◆ **Provided records**
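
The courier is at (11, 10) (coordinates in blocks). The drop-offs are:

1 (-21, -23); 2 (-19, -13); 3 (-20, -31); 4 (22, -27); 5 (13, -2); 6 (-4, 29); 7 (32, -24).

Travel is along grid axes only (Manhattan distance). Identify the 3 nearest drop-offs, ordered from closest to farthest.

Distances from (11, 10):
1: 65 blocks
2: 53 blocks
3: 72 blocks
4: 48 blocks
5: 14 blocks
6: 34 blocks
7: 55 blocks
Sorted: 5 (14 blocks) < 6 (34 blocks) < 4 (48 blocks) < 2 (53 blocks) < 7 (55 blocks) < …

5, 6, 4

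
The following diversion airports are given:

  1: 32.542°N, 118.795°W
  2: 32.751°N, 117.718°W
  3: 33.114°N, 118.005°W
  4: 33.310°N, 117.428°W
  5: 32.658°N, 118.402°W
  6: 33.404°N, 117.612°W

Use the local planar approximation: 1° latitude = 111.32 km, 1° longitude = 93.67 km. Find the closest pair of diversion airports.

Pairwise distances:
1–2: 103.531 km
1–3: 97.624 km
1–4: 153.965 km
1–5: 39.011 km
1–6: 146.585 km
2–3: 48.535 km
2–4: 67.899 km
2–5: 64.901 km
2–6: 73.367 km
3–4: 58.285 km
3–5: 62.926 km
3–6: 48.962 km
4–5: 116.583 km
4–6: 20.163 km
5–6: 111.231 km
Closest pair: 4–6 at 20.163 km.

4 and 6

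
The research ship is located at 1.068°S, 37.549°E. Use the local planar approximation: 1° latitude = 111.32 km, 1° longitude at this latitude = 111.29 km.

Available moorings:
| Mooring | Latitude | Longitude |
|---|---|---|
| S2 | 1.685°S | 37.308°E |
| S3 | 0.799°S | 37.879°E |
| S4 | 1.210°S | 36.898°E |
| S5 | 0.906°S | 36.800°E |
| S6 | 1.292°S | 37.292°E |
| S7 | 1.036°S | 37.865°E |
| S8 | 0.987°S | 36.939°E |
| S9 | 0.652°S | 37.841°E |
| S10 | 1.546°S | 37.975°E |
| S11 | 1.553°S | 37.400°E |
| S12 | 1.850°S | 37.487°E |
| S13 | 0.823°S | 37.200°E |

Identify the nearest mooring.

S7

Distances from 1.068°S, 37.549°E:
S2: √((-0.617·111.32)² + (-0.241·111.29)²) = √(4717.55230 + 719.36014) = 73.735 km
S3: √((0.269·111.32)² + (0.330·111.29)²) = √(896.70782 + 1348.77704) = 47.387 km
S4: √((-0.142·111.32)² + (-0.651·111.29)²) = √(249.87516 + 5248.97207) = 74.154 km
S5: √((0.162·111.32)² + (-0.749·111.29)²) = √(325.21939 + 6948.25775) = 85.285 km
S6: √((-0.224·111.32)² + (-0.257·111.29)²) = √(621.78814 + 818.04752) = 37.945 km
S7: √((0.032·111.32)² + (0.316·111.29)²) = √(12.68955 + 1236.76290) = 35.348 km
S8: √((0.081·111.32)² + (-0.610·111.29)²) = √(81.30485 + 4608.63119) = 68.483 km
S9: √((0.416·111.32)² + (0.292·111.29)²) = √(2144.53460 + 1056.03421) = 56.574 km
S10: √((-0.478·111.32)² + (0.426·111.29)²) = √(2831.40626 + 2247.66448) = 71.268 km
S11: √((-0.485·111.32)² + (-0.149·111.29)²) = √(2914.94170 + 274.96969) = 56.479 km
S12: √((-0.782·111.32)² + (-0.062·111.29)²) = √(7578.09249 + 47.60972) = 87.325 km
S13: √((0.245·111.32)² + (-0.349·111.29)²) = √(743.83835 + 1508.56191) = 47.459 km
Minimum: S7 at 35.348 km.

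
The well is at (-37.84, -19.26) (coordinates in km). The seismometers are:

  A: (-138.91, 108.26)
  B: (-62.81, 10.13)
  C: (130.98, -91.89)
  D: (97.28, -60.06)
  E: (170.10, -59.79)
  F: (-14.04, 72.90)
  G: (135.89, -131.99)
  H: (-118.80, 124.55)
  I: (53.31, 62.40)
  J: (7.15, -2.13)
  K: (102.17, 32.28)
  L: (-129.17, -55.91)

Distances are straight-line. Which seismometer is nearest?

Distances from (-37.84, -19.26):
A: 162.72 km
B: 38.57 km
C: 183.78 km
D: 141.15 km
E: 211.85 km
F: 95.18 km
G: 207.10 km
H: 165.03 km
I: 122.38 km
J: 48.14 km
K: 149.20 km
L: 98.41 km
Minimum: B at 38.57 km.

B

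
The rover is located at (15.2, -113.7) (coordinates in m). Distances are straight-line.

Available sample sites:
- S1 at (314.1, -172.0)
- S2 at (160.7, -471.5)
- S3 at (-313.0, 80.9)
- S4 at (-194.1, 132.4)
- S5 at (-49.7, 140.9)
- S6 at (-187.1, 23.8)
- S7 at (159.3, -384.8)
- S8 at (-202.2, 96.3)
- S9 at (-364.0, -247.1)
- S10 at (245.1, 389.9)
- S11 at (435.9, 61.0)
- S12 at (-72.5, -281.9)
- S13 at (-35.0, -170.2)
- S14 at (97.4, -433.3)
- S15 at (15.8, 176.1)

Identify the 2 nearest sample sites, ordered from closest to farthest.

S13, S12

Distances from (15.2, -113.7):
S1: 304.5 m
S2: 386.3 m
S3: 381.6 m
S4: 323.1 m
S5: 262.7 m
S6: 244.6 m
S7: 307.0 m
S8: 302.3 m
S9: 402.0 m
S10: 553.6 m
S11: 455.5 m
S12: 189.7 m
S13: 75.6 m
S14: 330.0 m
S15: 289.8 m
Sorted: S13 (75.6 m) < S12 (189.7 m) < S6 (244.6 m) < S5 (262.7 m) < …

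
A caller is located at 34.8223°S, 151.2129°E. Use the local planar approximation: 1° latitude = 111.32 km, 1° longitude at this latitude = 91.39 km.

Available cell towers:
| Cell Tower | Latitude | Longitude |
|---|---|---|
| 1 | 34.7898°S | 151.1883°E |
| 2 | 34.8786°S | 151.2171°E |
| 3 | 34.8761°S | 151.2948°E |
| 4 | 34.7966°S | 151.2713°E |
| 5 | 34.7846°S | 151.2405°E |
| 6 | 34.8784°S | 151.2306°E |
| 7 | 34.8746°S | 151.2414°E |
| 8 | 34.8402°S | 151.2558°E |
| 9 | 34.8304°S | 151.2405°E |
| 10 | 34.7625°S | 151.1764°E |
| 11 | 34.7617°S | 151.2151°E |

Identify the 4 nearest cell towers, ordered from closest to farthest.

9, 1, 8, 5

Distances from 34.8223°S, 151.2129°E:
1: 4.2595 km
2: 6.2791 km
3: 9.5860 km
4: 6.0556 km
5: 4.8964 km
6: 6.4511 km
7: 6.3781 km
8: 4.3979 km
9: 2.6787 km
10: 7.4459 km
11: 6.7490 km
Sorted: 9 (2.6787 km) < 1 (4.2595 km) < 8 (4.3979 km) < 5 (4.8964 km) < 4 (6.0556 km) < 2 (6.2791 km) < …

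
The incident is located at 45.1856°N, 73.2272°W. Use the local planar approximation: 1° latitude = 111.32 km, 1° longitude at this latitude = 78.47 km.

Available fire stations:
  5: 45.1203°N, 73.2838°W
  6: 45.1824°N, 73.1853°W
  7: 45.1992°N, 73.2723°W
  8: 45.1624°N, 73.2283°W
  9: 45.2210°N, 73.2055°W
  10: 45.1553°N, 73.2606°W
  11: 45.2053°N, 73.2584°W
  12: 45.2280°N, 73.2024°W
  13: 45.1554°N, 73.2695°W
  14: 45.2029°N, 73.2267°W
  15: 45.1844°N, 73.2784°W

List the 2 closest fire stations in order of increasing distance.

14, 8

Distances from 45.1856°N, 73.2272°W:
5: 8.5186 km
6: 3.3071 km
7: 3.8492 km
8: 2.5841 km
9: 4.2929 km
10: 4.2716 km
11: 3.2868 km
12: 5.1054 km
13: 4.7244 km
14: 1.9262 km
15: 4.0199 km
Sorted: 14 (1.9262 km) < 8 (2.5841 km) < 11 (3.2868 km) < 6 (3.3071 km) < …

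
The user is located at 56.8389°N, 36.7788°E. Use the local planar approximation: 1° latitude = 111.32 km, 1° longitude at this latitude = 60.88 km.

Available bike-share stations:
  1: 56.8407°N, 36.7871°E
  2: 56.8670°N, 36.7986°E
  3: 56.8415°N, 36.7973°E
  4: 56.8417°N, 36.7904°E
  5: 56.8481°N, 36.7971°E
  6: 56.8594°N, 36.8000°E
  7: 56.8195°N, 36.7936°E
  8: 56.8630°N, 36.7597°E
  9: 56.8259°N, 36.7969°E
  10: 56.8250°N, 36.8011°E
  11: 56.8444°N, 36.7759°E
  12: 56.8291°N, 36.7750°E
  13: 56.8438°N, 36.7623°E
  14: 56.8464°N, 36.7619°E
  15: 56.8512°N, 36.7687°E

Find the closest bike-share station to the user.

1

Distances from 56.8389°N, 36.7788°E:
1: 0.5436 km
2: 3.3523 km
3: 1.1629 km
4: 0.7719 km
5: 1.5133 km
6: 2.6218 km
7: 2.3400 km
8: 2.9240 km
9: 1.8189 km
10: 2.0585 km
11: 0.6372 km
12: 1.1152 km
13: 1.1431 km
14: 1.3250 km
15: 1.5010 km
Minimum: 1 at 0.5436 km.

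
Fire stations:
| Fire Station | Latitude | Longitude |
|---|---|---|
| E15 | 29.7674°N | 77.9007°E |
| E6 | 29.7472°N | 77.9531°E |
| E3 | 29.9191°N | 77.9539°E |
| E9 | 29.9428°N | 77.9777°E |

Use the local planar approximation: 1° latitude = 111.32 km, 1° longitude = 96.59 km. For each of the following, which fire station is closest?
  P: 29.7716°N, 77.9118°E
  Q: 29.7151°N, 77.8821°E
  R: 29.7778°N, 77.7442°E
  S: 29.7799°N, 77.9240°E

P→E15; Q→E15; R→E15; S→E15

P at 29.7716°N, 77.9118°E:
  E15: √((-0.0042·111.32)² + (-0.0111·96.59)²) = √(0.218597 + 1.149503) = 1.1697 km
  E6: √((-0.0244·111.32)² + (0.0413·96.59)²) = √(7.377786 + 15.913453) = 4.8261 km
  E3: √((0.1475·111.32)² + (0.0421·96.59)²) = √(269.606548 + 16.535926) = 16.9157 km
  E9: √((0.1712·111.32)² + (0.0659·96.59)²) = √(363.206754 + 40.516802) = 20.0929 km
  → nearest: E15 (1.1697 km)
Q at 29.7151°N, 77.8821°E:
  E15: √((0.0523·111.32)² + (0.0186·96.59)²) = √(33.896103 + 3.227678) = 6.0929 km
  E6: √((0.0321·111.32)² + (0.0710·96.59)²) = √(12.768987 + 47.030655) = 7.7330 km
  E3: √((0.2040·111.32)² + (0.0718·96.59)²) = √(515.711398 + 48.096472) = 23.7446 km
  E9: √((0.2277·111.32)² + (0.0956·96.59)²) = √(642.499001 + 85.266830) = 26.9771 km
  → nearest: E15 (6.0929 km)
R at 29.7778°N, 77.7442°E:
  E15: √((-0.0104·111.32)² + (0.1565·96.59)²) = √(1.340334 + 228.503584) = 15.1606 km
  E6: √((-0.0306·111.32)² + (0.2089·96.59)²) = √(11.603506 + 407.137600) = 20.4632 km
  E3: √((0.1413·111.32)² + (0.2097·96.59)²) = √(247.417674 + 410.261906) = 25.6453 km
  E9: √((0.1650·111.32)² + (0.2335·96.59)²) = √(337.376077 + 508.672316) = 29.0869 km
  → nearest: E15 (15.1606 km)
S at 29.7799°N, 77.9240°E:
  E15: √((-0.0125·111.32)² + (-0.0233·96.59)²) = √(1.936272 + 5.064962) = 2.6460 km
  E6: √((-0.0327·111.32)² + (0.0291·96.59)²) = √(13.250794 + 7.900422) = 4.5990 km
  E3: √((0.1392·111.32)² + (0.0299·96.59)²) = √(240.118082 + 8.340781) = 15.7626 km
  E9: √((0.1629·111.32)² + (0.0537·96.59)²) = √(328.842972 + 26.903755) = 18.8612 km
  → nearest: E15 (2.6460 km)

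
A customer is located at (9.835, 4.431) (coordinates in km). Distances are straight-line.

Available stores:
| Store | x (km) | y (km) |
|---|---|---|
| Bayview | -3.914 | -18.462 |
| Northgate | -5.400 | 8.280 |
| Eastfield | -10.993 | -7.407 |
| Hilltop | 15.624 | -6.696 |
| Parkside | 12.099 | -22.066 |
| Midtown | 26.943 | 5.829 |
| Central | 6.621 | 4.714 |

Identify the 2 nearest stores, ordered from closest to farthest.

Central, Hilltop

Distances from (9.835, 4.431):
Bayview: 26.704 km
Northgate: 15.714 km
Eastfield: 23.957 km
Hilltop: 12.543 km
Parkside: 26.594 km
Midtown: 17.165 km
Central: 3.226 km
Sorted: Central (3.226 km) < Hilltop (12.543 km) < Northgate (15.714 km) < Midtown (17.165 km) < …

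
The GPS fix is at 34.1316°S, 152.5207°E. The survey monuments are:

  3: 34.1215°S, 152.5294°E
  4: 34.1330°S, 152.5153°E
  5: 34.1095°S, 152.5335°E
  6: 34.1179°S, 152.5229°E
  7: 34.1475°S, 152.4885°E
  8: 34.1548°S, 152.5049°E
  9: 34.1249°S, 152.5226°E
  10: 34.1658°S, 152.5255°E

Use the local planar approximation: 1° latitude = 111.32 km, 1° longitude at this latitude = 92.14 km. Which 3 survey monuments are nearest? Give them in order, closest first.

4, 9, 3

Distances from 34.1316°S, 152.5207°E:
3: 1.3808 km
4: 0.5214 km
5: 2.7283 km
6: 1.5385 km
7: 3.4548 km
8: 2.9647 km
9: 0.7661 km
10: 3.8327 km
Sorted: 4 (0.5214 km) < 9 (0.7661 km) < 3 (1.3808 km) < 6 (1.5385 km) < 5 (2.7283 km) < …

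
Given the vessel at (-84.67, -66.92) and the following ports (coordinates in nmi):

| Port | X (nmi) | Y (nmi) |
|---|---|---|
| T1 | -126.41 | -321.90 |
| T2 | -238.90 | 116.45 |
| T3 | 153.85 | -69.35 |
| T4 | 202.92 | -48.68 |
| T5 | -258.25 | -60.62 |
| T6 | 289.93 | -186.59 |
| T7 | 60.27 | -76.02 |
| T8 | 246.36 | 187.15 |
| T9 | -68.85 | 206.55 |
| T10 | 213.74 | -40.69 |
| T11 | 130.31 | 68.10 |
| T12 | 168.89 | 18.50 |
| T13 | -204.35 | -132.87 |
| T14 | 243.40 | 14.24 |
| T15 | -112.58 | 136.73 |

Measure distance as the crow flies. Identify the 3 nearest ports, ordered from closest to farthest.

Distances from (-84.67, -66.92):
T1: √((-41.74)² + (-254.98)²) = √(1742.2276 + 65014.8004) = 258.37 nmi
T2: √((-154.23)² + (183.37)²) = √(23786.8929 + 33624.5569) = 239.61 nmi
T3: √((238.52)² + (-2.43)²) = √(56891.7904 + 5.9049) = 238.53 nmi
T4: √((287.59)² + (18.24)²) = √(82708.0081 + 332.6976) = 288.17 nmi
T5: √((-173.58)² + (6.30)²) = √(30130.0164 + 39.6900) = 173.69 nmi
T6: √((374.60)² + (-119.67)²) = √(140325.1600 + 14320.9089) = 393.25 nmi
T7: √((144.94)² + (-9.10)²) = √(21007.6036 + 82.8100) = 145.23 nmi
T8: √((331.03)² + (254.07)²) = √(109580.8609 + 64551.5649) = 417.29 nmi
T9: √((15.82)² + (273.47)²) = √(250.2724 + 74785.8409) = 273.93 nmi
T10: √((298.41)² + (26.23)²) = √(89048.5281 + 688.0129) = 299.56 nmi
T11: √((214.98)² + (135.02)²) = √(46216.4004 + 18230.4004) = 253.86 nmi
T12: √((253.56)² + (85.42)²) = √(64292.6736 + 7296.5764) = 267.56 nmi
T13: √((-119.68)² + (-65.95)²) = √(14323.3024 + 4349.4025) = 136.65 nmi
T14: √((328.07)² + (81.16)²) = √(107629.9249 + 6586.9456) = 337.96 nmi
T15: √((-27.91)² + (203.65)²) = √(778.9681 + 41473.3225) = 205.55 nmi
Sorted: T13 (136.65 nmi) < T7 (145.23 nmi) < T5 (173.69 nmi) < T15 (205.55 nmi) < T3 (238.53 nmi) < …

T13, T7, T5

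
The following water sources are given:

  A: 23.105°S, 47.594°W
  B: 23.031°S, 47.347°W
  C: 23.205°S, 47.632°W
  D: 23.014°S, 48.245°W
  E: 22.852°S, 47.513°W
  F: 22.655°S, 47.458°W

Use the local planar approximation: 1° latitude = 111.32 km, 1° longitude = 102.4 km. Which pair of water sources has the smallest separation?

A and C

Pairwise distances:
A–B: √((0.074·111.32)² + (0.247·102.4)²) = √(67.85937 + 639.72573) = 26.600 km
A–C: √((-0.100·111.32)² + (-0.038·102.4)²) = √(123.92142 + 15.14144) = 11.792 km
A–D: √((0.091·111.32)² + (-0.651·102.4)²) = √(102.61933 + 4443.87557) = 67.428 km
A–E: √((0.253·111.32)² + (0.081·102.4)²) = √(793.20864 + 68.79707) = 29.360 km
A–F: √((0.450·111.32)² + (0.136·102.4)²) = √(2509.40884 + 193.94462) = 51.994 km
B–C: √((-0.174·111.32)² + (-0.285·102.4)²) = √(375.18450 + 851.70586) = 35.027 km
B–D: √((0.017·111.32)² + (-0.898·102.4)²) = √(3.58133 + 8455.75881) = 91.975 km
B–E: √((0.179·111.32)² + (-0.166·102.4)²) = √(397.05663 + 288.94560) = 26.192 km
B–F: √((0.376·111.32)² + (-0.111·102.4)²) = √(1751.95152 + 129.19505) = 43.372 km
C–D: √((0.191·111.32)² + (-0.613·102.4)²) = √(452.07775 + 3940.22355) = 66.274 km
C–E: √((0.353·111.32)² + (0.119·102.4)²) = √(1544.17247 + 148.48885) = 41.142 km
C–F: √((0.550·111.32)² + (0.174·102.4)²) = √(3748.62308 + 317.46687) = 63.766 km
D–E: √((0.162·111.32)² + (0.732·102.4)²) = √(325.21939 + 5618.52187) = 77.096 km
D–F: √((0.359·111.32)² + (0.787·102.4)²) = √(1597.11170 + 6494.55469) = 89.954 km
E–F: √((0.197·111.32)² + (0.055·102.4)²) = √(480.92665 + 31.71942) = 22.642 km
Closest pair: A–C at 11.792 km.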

◆ **Task details**
What you give back should be only the lines of the records above, starting at the line with "B: 23.031°S, 47.347°W" and ending at the line with "F: 22.655°S, 47.458°W", restated word for word.

◆ **Task solution**
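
  B: 23.031°S, 47.347°W
  C: 23.205°S, 47.632°W
  D: 23.014°S, 48.245°W
  E: 22.852°S, 47.513°W
  F: 22.655°S, 47.458°W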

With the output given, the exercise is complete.